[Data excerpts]
_ _ _ _

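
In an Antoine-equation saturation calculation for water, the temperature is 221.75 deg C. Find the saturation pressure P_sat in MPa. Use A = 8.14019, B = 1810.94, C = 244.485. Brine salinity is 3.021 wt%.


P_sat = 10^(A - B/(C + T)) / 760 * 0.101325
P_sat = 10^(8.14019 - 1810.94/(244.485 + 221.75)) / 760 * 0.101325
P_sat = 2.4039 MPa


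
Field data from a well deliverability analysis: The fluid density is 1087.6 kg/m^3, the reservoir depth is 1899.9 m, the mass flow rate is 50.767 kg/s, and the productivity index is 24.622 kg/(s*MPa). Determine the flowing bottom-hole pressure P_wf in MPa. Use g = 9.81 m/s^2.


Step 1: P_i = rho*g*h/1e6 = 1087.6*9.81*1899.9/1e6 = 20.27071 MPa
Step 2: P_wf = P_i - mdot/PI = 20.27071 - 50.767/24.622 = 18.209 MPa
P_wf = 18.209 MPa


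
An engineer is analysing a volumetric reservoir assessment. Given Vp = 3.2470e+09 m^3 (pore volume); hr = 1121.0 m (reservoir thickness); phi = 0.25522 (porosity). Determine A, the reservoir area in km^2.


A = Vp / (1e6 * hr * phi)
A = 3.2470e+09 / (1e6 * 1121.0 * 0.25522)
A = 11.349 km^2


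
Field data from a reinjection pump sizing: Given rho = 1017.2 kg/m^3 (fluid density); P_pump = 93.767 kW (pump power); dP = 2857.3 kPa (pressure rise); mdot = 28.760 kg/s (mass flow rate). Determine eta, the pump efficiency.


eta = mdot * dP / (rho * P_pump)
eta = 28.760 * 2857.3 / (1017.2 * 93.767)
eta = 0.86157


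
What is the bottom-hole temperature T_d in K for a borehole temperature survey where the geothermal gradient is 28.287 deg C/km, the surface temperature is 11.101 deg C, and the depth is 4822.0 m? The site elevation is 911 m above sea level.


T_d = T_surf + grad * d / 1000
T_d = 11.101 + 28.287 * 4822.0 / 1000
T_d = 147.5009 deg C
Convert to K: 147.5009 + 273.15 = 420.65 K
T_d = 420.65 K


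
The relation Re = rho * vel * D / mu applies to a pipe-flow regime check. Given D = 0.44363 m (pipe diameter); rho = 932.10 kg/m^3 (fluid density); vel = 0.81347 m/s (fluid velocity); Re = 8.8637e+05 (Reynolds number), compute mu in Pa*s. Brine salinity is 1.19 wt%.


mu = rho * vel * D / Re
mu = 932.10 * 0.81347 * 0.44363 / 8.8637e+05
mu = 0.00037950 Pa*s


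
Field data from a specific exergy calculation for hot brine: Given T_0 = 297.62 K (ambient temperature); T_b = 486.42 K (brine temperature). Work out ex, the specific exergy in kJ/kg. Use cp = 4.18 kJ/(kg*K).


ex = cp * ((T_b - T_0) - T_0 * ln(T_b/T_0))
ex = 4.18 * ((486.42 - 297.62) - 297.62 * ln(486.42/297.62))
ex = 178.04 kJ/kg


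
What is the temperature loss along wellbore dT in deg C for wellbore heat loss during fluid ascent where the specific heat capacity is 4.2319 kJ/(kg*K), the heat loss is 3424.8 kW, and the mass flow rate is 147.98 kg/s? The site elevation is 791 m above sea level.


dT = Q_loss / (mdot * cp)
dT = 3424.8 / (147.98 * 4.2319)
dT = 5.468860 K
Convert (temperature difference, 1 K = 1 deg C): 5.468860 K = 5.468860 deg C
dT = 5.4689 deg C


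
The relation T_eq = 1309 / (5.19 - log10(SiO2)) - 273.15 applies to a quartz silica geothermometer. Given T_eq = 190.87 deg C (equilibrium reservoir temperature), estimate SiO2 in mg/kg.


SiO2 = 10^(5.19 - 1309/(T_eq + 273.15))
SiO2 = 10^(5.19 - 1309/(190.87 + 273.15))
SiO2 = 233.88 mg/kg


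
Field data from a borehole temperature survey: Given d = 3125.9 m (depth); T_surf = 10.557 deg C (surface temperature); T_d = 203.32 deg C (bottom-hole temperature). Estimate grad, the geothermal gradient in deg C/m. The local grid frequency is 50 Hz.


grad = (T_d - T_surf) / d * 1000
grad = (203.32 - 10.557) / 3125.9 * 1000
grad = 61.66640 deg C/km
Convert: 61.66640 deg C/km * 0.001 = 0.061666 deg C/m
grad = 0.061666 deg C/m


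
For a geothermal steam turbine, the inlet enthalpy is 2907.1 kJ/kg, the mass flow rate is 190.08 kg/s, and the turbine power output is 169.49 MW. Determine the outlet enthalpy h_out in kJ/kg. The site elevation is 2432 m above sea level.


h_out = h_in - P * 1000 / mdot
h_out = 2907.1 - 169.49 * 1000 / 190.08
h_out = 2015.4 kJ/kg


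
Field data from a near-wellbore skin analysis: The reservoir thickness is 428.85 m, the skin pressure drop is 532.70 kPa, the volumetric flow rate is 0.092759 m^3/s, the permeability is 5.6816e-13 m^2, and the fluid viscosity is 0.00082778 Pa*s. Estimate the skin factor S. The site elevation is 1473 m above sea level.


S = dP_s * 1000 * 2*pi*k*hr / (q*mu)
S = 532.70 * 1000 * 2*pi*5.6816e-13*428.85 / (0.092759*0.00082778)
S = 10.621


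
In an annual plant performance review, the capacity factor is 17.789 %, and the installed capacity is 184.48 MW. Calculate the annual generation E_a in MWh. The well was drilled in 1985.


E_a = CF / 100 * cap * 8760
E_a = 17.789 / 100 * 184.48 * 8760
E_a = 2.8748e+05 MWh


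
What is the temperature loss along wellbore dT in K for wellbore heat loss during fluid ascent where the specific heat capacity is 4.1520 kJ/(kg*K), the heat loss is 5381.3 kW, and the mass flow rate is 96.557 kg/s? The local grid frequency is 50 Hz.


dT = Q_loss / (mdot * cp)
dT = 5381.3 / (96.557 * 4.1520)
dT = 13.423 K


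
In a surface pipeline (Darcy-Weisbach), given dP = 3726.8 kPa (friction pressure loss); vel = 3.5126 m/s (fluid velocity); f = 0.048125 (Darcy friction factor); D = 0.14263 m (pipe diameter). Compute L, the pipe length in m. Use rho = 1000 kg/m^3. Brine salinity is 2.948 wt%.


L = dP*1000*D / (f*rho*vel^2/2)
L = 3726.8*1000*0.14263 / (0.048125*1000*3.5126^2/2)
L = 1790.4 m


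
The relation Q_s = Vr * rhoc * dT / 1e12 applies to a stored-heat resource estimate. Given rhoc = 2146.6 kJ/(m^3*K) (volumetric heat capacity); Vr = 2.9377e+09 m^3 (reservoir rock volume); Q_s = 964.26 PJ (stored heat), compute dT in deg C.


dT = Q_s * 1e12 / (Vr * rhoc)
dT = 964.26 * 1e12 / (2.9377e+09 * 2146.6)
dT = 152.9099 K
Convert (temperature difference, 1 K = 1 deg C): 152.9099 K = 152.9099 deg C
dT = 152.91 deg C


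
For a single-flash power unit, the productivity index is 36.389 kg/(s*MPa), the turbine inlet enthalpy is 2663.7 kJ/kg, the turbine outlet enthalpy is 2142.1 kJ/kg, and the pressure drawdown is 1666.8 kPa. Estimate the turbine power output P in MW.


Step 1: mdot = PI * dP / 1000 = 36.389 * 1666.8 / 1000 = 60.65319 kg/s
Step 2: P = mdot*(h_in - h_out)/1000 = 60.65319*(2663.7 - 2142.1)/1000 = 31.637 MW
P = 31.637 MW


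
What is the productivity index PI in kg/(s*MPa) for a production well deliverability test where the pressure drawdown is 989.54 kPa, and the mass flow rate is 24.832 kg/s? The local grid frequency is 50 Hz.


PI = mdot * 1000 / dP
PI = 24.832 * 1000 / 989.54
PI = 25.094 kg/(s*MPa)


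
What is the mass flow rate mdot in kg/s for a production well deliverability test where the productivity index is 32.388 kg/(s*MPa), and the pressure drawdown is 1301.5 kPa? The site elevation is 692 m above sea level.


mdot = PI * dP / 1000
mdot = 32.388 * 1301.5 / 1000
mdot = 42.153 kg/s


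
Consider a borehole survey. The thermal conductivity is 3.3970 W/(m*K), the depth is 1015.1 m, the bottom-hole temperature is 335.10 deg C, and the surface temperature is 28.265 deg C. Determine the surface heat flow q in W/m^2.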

_ _ _ _

At the line containing "In a surface", start copying. Continue exactly through the final line of the entries above and stop there.

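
In a surface pipeline (Darcy-Weisbach), given dP = 3726.8 kPa (friction pressure loss); vel = 3.5126 m/s (fluid velocity); f = 0.048125 (Darcy friction factor); D = 0.14263 m (pipe diameter). Compute L, the pipe length in m. Use rho = 1000 kg/m^3. Brine salinity is 2.948 wt%.


L = dP*1000*D / (f*rho*vel^2/2)
L = 3726.8*1000*0.14263 / (0.048125*1000*3.5126^2/2)
L = 1790.4 m


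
The relation Q_s = Vr * rhoc * dT / 1e12 applies to a stored-heat resource estimate. Given rhoc = 2146.6 kJ/(m^3*K) (volumetric heat capacity); Vr = 2.9377e+09 m^3 (reservoir rock volume); Q_s = 964.26 PJ (stored heat), compute dT in deg C.


dT = Q_s * 1e12 / (Vr * rhoc)
dT = 964.26 * 1e12 / (2.9377e+09 * 2146.6)
dT = 152.9099 K
Convert (temperature difference, 1 K = 1 deg C): 152.9099 K = 152.9099 deg C
dT = 152.91 deg C


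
For a single-flash power unit, the productivity index is 36.389 kg/(s*MPa), the turbine inlet enthalpy is 2663.7 kJ/kg, the turbine outlet enthalpy is 2142.1 kJ/kg, and the pressure drawdown is 1666.8 kPa. Estimate the turbine power output P in MW.


Step 1: mdot = PI * dP / 1000 = 36.389 * 1666.8 / 1000 = 60.65319 kg/s
Step 2: P = mdot*(h_in - h_out)/1000 = 60.65319*(2663.7 - 2142.1)/1000 = 31.637 MW
P = 31.637 MW


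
What is the productivity index PI in kg/(s*MPa) for a production well deliverability test where the pressure drawdown is 989.54 kPa, and the mass flow rate is 24.832 kg/s? The local grid frequency is 50 Hz.


PI = mdot * 1000 / dP
PI = 24.832 * 1000 / 989.54
PI = 25.094 kg/(s*MPa)


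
What is the mass flow rate mdot in kg/s for a production well deliverability test where the productivity index is 32.388 kg/(s*MPa), and the pressure drawdown is 1301.5 kPa? The site elevation is 692 m above sea level.


mdot = PI * dP / 1000
mdot = 32.388 * 1301.5 / 1000
mdot = 42.153 kg/s


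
Consider a borehole survey. The thermal conductivity is 3.3970 W/(m*K), the depth is 1015.1 m, the bottom-hole temperature is 335.10 deg C, and the surface temperature is 28.265 deg C. Determine the surface heat flow q in W/m^2.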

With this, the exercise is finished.